● **Task goal**: Among the lines of the material below, count those with the string "Answer". Give the number alone.

● **Provided information**:
---

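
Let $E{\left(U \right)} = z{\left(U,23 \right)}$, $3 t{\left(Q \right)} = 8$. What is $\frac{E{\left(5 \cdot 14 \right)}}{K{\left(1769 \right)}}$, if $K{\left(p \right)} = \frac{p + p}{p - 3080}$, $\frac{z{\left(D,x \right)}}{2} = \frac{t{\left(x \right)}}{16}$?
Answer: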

---

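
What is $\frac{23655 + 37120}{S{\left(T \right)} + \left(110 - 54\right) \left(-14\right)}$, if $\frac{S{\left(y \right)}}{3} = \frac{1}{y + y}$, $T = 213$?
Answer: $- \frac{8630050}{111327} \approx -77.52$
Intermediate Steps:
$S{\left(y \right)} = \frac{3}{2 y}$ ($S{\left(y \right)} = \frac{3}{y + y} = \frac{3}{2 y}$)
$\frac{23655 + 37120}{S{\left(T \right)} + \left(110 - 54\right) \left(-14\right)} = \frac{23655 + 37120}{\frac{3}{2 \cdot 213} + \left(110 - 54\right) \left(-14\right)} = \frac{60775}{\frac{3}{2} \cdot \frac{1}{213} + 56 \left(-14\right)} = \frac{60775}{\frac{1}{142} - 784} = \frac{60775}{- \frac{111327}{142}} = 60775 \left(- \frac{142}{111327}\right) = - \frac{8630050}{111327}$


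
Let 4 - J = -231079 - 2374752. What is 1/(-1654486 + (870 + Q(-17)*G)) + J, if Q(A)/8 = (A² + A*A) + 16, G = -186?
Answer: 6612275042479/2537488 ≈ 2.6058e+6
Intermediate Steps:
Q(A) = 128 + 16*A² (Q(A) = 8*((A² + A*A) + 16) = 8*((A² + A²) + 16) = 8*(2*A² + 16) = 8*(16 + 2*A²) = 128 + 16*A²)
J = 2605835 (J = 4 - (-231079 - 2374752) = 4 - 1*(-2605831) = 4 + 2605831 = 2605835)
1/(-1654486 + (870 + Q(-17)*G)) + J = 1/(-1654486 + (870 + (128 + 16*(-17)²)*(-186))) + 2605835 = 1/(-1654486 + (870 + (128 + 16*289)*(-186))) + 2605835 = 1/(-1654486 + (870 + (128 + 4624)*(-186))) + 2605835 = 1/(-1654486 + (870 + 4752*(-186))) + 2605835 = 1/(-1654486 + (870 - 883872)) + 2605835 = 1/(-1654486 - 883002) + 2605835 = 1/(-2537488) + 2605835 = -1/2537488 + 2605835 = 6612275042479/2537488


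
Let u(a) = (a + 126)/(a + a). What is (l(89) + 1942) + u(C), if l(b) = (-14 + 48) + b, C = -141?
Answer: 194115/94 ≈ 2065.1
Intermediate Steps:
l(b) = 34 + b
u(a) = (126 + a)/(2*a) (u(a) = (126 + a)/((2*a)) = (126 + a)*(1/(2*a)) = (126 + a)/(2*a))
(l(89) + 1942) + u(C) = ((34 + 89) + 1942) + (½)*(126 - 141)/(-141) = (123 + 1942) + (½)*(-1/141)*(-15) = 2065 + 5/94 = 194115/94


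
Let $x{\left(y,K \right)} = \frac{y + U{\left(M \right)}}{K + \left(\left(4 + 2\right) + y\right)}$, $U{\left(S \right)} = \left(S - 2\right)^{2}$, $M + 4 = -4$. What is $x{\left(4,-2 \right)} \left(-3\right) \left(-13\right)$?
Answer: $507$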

---

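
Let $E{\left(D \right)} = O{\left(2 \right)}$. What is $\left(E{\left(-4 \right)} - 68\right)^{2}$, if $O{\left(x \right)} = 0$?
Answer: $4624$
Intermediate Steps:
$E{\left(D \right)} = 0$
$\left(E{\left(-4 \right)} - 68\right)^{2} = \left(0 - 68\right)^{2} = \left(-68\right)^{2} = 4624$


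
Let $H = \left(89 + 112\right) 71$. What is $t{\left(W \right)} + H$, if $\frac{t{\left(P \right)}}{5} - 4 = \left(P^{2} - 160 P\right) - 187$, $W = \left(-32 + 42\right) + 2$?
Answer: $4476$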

---

● **Solution to the exercise**: 7